======== ENTRIES PROVIDED
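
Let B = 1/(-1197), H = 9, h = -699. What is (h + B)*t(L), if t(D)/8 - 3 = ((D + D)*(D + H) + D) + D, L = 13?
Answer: -4022872832/1197 ≈ -3.3608e+6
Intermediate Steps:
B = -1/1197 ≈ -0.00083542
t(D) = 24 + 16*D + 16*D*(9 + D) (t(D) = 24 + 8*(((D + D)*(D + 9) + D) + D) = 24 + 8*(((2*D)*(9 + D) + D) + D) = 24 + 8*((2*D*(9 + D) + D) + D) = 24 + 8*((D + 2*D*(9 + D)) + D) = 24 + 8*(2*D + 2*D*(9 + D)) = 24 + (16*D + 16*D*(9 + D)) = 24 + 16*D + 16*D*(9 + D))
(h + B)*t(L) = (-699 - 1/1197)*(24 + 16*13² + 160*13) = -836704*(24 + 16*169 + 2080)/1197 = -836704*(24 + 2704 + 2080)/1197 = -836704/1197*4808 = -4022872832/1197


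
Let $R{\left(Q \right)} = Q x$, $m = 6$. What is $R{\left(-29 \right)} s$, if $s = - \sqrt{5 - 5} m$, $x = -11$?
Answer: $0$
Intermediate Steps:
$R{\left(Q \right)} = - 11 Q$ ($R{\left(Q \right)} = Q \left(-11\right) = - 11 Q$)
$s = 0$ ($s = - \sqrt{5 - 5} \cdot 6 = - \sqrt{0} \cdot 6 = \left(-1\right) 0 \cdot 6 = 0 \cdot 6 = 0$)
$R{\left(-29 \right)} s = \left(-11\right) \left(-29\right) 0 = 319 \cdot 0 = 0$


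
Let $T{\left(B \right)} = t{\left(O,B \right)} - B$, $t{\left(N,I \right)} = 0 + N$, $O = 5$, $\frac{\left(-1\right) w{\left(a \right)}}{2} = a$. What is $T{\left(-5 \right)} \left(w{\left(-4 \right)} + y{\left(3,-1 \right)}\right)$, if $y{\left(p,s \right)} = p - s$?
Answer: $120$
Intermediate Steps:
$w{\left(a \right)} = - 2 a$
$t{\left(N,I \right)} = N$
$T{\left(B \right)} = 5 - B$
$T{\left(-5 \right)} \left(w{\left(-4 \right)} + y{\left(3,-1 \right)}\right) = \left(5 - -5\right) \left(\left(-2\right) \left(-4\right) + \left(3 - -1\right)\right) = \left(5 + 5\right) \left(8 + \left(3 + 1\right)\right) = 10 \left(8 + 4\right) = 10 \cdot 12 = 120$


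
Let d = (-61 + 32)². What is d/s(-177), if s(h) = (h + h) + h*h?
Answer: 841/30975 ≈ 0.027151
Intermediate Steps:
s(h) = h² + 2*h (s(h) = 2*h + h² = h² + 2*h)
d = 841 (d = (-29)² = 841)
d/s(-177) = 841/((-177*(2 - 177))) = 841/((-177*(-175))) = 841/30975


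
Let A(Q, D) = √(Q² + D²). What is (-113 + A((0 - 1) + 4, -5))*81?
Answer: -9153 + 81*√34 ≈ -8680.7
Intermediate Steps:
A(Q, D) = √(D² + Q²)
(-113 + A((0 - 1) + 4, -5))*81 = (-113 + √((-5)² + ((0 - 1) + 4)²))*81 = (-113 + √(25 + (-1 + 4)²))*81 = (-113 + √(25 + 3²))*81 = (-113 + √(25 + 9))*81 = (-113 + √34)*81 = -9153 + 81*√34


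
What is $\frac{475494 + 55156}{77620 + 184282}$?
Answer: $\frac{265325}{130951} \approx 2.0261$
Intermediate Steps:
$\frac{475494 + 55156}{77620 + 184282} = \frac{530650}{261902} = 530650 \cdot \frac{1}{261902} = \frac{265325}{130951}$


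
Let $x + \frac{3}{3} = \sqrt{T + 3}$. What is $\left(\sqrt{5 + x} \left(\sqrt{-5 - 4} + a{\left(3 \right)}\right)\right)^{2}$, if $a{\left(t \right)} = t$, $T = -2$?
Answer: $90 i \approx 90.0 i$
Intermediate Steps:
$x = 0$ ($x = -1 + \sqrt{-2 + 3} = -1 + \sqrt{1} = -1 + 1 = 0$)
$\left(\sqrt{5 + x} \left(\sqrt{-5 - 4} + a{\left(3 \right)}\right)\right)^{2} = \left(\sqrt{5 + 0} \left(\sqrt{-5 - 4} + 3\right)\right)^{2} = \left(\sqrt{5} \left(\sqrt{-9} + 3\right)\right)^{2} = \left(\sqrt{5} \left(3 i + 3\right)\right)^{2} = \left(\sqrt{5} \left(3 + 3 i\right)\right)^{2} = 5 \left(3 + 3 i\right)^{2}$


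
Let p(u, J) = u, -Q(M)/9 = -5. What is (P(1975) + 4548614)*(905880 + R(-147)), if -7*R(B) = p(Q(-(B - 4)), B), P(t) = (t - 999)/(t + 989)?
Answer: 7124291778502690/1729 ≈ 4.1205e+12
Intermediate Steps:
P(t) = (-999 + t)/(989 + t)
Q(M) = 45 (Q(M) = -9*(-5) = 45)
R(B) = -45/7 (R(B) = -1/7*45 = -45/7)
(P(1975) + 4548614)*(905880 + R(-147)) = ((-999 + 1975)/(989 + 1975) + 4548614)*(905880 - 45/7) = (976/2964 + 4548614)*(6341115/7) = ((1/2964)*976 + 4548614)*(6341115/7) = (244/741 + 4548614)*(6341115/7) = (3370523218/741)*(6341115/7) = 7124291778502690/1729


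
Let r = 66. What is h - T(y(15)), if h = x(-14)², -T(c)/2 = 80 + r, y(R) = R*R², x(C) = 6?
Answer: 328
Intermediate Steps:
y(R) = R³
T(c) = -292 (T(c) = -2*(80 + 66) = -2*146 = -292)
h = 36 (h = 6² = 36)
h - T(y(15)) = 36 - 1*(-292) = 36 + 292 = 328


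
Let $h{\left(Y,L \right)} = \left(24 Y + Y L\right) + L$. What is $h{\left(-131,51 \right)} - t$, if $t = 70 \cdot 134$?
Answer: $-19154$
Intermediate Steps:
$h{\left(Y,L \right)} = L + 24 Y + L Y$ ($h{\left(Y,L \right)} = \left(24 Y + L Y\right) + L = L + 24 Y + L Y$)
$t = 9380$
$h{\left(-131,51 \right)} - t = \left(51 + 24 \left(-131\right) + 51 \left(-131\right)\right) - 9380 = \left(51 - 3144 - 6681\right) - 9380 = -9774 - 9380 = -19154$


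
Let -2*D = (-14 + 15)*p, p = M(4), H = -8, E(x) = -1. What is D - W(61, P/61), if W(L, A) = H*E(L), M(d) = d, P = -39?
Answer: -10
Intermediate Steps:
p = 4
W(L, A) = 8 (W(L, A) = -8*(-1) = 8)
D = -2 (D = -(-14 + 15)*4/2 = -4/2 = -1/2*4 = -2)
D - W(61, P/61) = -2 - 1*8 = -2 - 8 = -10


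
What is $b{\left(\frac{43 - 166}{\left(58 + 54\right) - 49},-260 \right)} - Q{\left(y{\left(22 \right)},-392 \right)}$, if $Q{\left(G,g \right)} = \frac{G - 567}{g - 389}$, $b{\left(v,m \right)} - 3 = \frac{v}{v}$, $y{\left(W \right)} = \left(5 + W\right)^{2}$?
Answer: $\frac{3286}{781} \approx 4.2074$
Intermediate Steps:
$b{\left(v,m \right)} = 4$ ($b{\left(v,m \right)} = 3 + \frac{v}{v} = 3 + 1 = 4$)
$Q{\left(G,g \right)} = \frac{-567 + G}{-389 + g}$
$b{\left(\frac{43 - 166}{\left(58 + 54\right) - 49},-260 \right)} - Q{\left(y{\left(22 \right)},-392 \right)} = 4 - \frac{-567 + \left(5 + 22\right)^{2}}{-389 - 392} = 4 - \frac{-567 + 27^{2}}{-781} = 4 - - \frac{-567 + 729}{781} = 4 - \left(- \frac{1}{781}\right) 162 = 4 - - \frac{162}{781} = 4 + \frac{162}{781} = \frac{3286}{781}$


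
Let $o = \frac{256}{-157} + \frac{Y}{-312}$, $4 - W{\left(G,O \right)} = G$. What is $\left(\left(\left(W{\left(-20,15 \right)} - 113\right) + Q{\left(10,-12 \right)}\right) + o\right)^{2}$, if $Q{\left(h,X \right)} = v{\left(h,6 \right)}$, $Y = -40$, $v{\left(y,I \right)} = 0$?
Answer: $\frac{307077789316}{37491129} \approx 8190.7$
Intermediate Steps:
$Q{\left(h,X \right)} = 0$
$W{\left(G,O \right)} = 4 - G$
$o = - \frac{9199}{6123}$ ($o = \frac{256}{-157} - \frac{40}{-312} = 256 \left(- \frac{1}{157}\right) - - \frac{5}{39} = - \frac{256}{157} + \frac{5}{39} = - \frac{9199}{6123} \approx -1.5024$)
$\left(\left(\left(W{\left(-20,15 \right)} - 113\right) + Q{\left(10,-12 \right)}\right) + o\right)^{2} = \left(\left(\left(\left(4 - -20\right) - 113\right) + 0\right) - \frac{9199}{6123}\right)^{2} = \left(\left(\left(\left(4 + 20\right) - 113\right) + 0\right) - \frac{9199}{6123}\right)^{2} = \left(\left(\left(24 - 113\right) + 0\right) - \frac{9199}{6123}\right)^{2} = \left(\left(-89 + 0\right) - \frac{9199}{6123}\right)^{2} = \left(-89 - \frac{9199}{6123}\right)^{2} = \left(- \frac{554146}{6123}\right)^{2} = \frac{307077789316}{37491129}$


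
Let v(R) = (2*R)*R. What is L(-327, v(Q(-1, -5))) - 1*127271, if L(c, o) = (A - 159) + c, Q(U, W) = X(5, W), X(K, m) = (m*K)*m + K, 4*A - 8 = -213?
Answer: -511233/4 ≈ -1.2781e+5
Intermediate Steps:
A = -205/4 (A = 2 + (1/4)*(-213) = 2 - 213/4 = -205/4 ≈ -51.250)
X(K, m) = K + K*m**2 (X(K, m) = (K*m)*m + K = K*m**2 + K = K + K*m**2)
Q(U, W) = 5 + 5*W**2 (Q(U, W) = 5*(1 + W**2) = 5 + 5*W**2)
v(R) = 2*R**2
L(c, o) = -841/4 + c (L(c, o) = (-205/4 - 159) + c = -841/4 + c)
L(-327, v(Q(-1, -5))) - 1*127271 = (-841/4 - 327) - 1*127271 = -2149/4 - 127271 = -511233/4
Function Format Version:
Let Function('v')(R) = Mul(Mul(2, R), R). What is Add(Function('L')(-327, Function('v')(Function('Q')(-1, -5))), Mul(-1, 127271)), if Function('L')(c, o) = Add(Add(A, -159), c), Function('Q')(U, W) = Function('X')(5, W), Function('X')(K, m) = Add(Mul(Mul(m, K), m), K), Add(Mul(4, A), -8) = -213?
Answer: Rational(-511233, 4) ≈ -1.2781e+5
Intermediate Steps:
A = Rational(-205, 4) (A = Add(2, Mul(Rational(1, 4), -213)) = Add(2, Rational(-213, 4)) = Rational(-205, 4) ≈ -51.250)
Function('X')(K, m) = Add(K, Mul(K, Pow(m, 2))) (Function('X')(K, m) = Add(Mul(Mul(K, m), m), K) = Add(Mul(K, Pow(m, 2)), K) = Add(K, Mul(K, Pow(m, 2))))
Function('Q')(U, W) = Add(5, Mul(5, Pow(W, 2))) (Function('Q')(U, W) = Mul(5, Add(1, Pow(W, 2))) = Add(5, Mul(5, Pow(W, 2))))
Function('v')(R) = Mul(2, Pow(R, 2))
Function('L')(c, o) = Add(Rational(-841, 4), c) (Function('L')(c, o) = Add(Add(Rational(-205, 4), -159), c) = Add(Rational(-841, 4), c))
Add(Function('L')(-327, Function('v')(Function('Q')(-1, -5))), Mul(-1, 127271)) = Add(Add(Rational(-841, 4), -327), Mul(-1, 127271)) = Add(Rational(-2149, 4), -127271) = Rational(-511233, 4)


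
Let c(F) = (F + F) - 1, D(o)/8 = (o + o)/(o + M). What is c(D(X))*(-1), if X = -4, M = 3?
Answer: -127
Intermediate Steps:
D(o) = 16*o/(3 + o) (D(o) = 8*((o + o)/(o + 3)) = 8*((2*o)/(3 + o)) = 8*(2*o/(3 + o)) = 16*o/(3 + o))
c(F) = -1 + 2*F (c(F) = 2*F - 1 = -1 + 2*F)
c(D(X))*(-1) = (-1 + 2*(16*(-4)/(3 - 4)))*(-1) = (-1 + 2*(16*(-4)/(-1)))*(-1) = (-1 + 2*(16*(-4)*(-1)))*(-1) = (-1 + 2*64)*(-1) = (-1 + 128)*(-1) = 127*(-1) = -127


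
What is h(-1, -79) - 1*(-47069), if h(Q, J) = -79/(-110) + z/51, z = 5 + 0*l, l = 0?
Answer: 264061669/5610 ≈ 47070.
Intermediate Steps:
z = 5 (z = 5 + 0*0 = 5 + 0 = 5)
h(Q, J) = 4579/5610 (h(Q, J) = -79/(-110) + 5/51 = -79*(-1/110) + 5*(1/51) = 79/110 + 5/51 = 4579/5610)
h(-1, -79) - 1*(-47069) = 4579/5610 - 1*(-47069) = 4579/5610 + 47069 = 264061669/5610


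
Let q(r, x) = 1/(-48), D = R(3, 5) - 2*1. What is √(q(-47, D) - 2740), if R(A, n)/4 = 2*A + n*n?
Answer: I*√394563/12 ≈ 52.345*I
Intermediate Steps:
R(A, n) = 4*n² + 8*A (R(A, n) = 4*(2*A + n*n) = 4*(2*A + n²) = 4*(n² + 2*A) = 4*n² + 8*A)
D = 122 (D = (4*5² + 8*3) - 2*1 = (4*25 + 24) - 2 = (100 + 24) - 2 = 124 - 2 = 122)
q(r, x) = -1/48
√(q(-47, D) - 2740) = √(-1/48 - 2740) = √(-131521/48) = I*√394563/12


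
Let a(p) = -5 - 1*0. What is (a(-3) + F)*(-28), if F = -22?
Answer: 756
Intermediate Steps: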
================
:: WHAT YOU NEED TO DO ::
Exactly as they stand, please print the lines from the first line of the records above down to the line that includes "Answer: $0$", both of those included and no others.

:: SOLUTION TO THE PROBLEM ::
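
Let B = 1/(-1197), H = 9, h = -699. What is (h + B)*t(L), if t(D)/8 - 3 = ((D + D)*(D + H) + D) + D, L = 13?
Answer: -4022872832/1197 ≈ -3.3608e+6
Intermediate Steps:
B = -1/1197 ≈ -0.00083542
t(D) = 24 + 16*D + 16*D*(9 + D) (t(D) = 24 + 8*(((D + D)*(D + 9) + D) + D) = 24 + 8*(((2*D)*(9 + D) + D) + D) = 24 + 8*((2*D*(9 + D) + D) + D) = 24 + 8*((D + 2*D*(9 + D)) + D) = 24 + 8*(2*D + 2*D*(9 + D)) = 24 + (16*D + 16*D*(9 + D)) = 24 + 16*D + 16*D*(9 + D))
(h + B)*t(L) = (-699 - 1/1197)*(24 + 16*13² + 160*13) = -836704*(24 + 16*169 + 2080)/1197 = -836704*(24 + 2704 + 2080)/1197 = -836704/1197*4808 = -4022872832/1197


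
Let $R{\left(Q \right)} = Q x$, $m = 6$. What is $R{\left(-29 \right)} s$, if $s = - \sqrt{5 - 5} m$, $x = -11$?
Answer: $0$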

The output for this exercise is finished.